[[ DATASET EXTRACT, beginning ]]
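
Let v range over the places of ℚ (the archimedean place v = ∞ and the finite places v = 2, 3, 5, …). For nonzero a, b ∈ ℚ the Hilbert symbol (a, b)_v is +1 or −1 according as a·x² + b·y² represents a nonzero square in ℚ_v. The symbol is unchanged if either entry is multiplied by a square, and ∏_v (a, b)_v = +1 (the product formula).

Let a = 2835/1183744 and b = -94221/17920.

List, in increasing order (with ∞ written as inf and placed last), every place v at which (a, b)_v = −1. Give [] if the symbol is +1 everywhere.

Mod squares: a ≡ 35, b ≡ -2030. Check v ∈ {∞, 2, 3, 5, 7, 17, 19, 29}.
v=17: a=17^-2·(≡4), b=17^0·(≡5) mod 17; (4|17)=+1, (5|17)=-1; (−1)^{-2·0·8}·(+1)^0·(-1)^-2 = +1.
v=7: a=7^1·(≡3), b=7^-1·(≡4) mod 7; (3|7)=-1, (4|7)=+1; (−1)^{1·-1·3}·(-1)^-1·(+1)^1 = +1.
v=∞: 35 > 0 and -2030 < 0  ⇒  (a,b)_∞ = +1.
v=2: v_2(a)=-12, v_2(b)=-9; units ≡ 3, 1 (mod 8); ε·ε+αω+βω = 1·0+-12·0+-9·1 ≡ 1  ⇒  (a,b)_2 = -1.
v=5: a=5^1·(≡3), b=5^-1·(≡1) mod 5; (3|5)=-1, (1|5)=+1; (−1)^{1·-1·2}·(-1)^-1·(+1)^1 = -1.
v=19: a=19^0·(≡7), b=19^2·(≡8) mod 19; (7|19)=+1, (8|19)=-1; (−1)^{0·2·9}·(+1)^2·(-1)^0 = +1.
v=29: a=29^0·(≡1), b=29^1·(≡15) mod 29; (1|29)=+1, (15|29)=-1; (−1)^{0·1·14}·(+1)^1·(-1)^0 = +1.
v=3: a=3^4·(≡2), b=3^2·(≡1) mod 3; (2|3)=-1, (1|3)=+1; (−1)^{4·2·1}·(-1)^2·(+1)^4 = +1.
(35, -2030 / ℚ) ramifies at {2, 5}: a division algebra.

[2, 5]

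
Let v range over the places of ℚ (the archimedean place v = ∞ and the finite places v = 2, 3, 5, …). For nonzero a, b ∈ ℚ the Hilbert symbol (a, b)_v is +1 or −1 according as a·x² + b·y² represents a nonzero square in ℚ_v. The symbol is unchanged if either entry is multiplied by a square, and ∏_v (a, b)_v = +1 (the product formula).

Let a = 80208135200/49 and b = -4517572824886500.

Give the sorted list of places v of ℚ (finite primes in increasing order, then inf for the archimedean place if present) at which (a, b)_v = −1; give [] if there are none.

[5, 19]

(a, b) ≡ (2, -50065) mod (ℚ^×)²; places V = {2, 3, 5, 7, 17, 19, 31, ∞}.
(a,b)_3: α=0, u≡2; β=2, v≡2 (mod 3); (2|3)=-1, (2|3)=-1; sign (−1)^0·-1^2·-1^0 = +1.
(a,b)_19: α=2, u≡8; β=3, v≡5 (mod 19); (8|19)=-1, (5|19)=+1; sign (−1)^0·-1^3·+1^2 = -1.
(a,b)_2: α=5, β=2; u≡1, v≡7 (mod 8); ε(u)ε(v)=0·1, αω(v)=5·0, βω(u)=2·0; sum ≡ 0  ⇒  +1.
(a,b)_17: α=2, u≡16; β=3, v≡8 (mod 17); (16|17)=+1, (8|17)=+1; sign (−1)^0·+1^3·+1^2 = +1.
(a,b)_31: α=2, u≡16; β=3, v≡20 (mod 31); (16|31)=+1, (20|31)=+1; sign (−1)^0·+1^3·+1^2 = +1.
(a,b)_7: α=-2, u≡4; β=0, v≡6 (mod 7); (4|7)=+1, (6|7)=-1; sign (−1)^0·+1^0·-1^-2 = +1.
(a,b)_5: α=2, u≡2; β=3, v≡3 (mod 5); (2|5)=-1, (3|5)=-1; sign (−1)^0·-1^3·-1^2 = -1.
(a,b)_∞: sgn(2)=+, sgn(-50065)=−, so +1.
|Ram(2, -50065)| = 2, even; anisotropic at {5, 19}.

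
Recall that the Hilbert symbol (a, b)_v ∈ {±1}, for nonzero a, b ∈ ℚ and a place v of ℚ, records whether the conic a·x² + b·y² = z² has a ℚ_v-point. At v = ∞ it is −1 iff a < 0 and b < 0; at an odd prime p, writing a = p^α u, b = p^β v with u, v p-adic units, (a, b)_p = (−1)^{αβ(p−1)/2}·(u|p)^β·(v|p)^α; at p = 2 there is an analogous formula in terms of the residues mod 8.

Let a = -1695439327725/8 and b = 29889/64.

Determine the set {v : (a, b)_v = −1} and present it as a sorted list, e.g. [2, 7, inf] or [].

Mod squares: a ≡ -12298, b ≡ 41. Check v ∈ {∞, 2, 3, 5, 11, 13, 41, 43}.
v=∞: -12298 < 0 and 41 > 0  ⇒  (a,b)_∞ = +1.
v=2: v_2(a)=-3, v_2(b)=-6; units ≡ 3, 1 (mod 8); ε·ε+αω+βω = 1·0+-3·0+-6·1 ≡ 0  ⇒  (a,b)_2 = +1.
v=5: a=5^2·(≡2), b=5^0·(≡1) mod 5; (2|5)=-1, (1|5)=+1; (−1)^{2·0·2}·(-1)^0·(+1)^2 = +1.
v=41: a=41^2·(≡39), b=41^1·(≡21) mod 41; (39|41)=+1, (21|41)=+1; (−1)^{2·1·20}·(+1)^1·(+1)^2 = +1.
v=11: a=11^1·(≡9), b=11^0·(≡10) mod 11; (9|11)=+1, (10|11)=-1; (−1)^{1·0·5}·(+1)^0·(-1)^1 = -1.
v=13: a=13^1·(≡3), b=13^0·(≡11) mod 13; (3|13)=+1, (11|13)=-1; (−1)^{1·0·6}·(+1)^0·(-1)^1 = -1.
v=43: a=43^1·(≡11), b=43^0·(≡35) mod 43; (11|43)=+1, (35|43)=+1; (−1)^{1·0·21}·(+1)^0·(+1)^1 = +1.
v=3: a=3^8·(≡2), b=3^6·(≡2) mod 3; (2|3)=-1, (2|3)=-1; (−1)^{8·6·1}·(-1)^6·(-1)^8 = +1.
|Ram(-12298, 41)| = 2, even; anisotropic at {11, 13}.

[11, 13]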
[[ DATASET EXTRACT, end ]]
The data above is to be restated line for line, word for word.

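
Let v range over the places of ℚ (the archimedean place v = ∞ and the finite places v = 2, 3, 5, …). For nonzero a, b ∈ ℚ the Hilbert symbol (a, b)_v is +1 or −1 according as a·x² + b·y² represents a nonzero square in ℚ_v. The symbol is unchanged if either entry is multiplied by a square, and ∏_v (a, b)_v = +1 (the product formula).

Let a = 2835/1183744 and b = -94221/17920.

List, in increasing order (with ∞ written as inf and placed last), every place v at which (a, b)_v = −1. Give [] if the symbol is +1 everywhere.

Mod squares: a ≡ 35, b ≡ -2030. Check v ∈ {∞, 2, 3, 5, 7, 17, 19, 29}.
v=17: a=17^-2·(≡4), b=17^0·(≡5) mod 17; (4|17)=+1, (5|17)=-1; (−1)^{-2·0·8}·(+1)^0·(-1)^-2 = +1.
v=7: a=7^1·(≡3), b=7^-1·(≡4) mod 7; (3|7)=-1, (4|7)=+1; (−1)^{1·-1·3}·(-1)^-1·(+1)^1 = +1.
v=∞: 35 > 0 and -2030 < 0  ⇒  (a,b)_∞ = +1.
v=2: v_2(a)=-12, v_2(b)=-9; units ≡ 3, 1 (mod 8); ε·ε+αω+βω = 1·0+-12·0+-9·1 ≡ 1  ⇒  (a,b)_2 = -1.
v=5: a=5^1·(≡3), b=5^-1·(≡1) mod 5; (3|5)=-1, (1|5)=+1; (−1)^{1·-1·2}·(-1)^-1·(+1)^1 = -1.
v=19: a=19^0·(≡7), b=19^2·(≡8) mod 19; (7|19)=+1, (8|19)=-1; (−1)^{0·2·9}·(+1)^2·(-1)^0 = +1.
v=29: a=29^0·(≡1), b=29^1·(≡15) mod 29; (1|29)=+1, (15|29)=-1; (−1)^{0·1·14}·(+1)^1·(-1)^0 = +1.
v=3: a=3^4·(≡2), b=3^2·(≡1) mod 3; (2|3)=-1, (1|3)=+1; (−1)^{4·2·1}·(-1)^2·(+1)^4 = +1.
(35, -2030 / ℚ) ramifies at {2, 5}: a division algebra.

[2, 5]

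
Let v range over the places of ℚ (the archimedean place v = ∞ and the finite places v = 2, 3, 5, …). For nonzero a, b ∈ ℚ the Hilbert symbol (a, b)_v is +1 or −1 according as a·x² + b·y² represents a nonzero square in ℚ_v. The symbol is unchanged if either entry is multiplied by a square, and ∏_v (a, b)_v = +1 (the product formula).

Let a = 80208135200/49 and b = -4517572824886500.

Give the sorted list of places v of ℚ (finite primes in increasing order, then inf for the archimedean place if present) at which (a, b)_v = −1; give [] if there are none.

[5, 19]

(a, b) ≡ (2, -50065) mod (ℚ^×)²; places V = {2, 3, 5, 7, 17, 19, 31, ∞}.
(a,b)_3: α=0, u≡2; β=2, v≡2 (mod 3); (2|3)=-1, (2|3)=-1; sign (−1)^0·-1^2·-1^0 = +1.
(a,b)_19: α=2, u≡8; β=3, v≡5 (mod 19); (8|19)=-1, (5|19)=+1; sign (−1)^0·-1^3·+1^2 = -1.
(a,b)_2: α=5, β=2; u≡1, v≡7 (mod 8); ε(u)ε(v)=0·1, αω(v)=5·0, βω(u)=2·0; sum ≡ 0  ⇒  +1.
(a,b)_17: α=2, u≡16; β=3, v≡8 (mod 17); (16|17)=+1, (8|17)=+1; sign (−1)^0·+1^3·+1^2 = +1.
(a,b)_31: α=2, u≡16; β=3, v≡20 (mod 31); (16|31)=+1, (20|31)=+1; sign (−1)^0·+1^3·+1^2 = +1.
(a,b)_7: α=-2, u≡4; β=0, v≡6 (mod 7); (4|7)=+1, (6|7)=-1; sign (−1)^0·+1^0·-1^-2 = +1.
(a,b)_5: α=2, u≡2; β=3, v≡3 (mod 5); (2|5)=-1, (3|5)=-1; sign (−1)^0·-1^3·-1^2 = -1.
(a,b)_∞: sgn(2)=+, sgn(-50065)=−, so +1.
|Ram(2, -50065)| = 2, even; anisotropic at {5, 19}.

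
Recall that the Hilbert symbol (a, b)_v ∈ {±1}, for nonzero a, b ∈ ℚ and a place v of ℚ, records whether the conic a·x² + b·y² = z² has a ℚ_v-point. At v = ∞ it is −1 iff a < 0 and b < 0; at an odd prime p, writing a = p^α u, b = p^β v with u, v p-adic units, (a, b)_p = (−1)^{αβ(p−1)/2}·(u|p)^β·(v|p)^α; at p = 2 there is an analogous formula in terms of the residues mod 8.

Let a = -1695439327725/8 and b = 29889/64.

Determine the set {v : (a, b)_v = −1} and present it as a sorted list, e.g. [2, 7, inf] or [].

Mod squares: a ≡ -12298, b ≡ 41. Check v ∈ {∞, 2, 3, 5, 11, 13, 41, 43}.
v=∞: -12298 < 0 and 41 > 0  ⇒  (a,b)_∞ = +1.
v=2: v_2(a)=-3, v_2(b)=-6; units ≡ 3, 1 (mod 8); ε·ε+αω+βω = 1·0+-3·0+-6·1 ≡ 0  ⇒  (a,b)_2 = +1.
v=5: a=5^2·(≡2), b=5^0·(≡1) mod 5; (2|5)=-1, (1|5)=+1; (−1)^{2·0·2}·(-1)^0·(+1)^2 = +1.
v=41: a=41^2·(≡39), b=41^1·(≡21) mod 41; (39|41)=+1, (21|41)=+1; (−1)^{2·1·20}·(+1)^1·(+1)^2 = +1.
v=11: a=11^1·(≡9), b=11^0·(≡10) mod 11; (9|11)=+1, (10|11)=-1; (−1)^{1·0·5}·(+1)^0·(-1)^1 = -1.
v=13: a=13^1·(≡3), b=13^0·(≡11) mod 13; (3|13)=+1, (11|13)=-1; (−1)^{1·0·6}·(+1)^0·(-1)^1 = -1.
v=43: a=43^1·(≡11), b=43^0·(≡35) mod 43; (11|43)=+1, (35|43)=+1; (−1)^{1·0·21}·(+1)^0·(+1)^1 = +1.
v=3: a=3^8·(≡2), b=3^6·(≡2) mod 3; (2|3)=-1, (2|3)=-1; (−1)^{8·6·1}·(-1)^6·(-1)^8 = +1.
|Ram(-12298, 41)| = 2, even; anisotropic at {11, 13}.

[11, 13]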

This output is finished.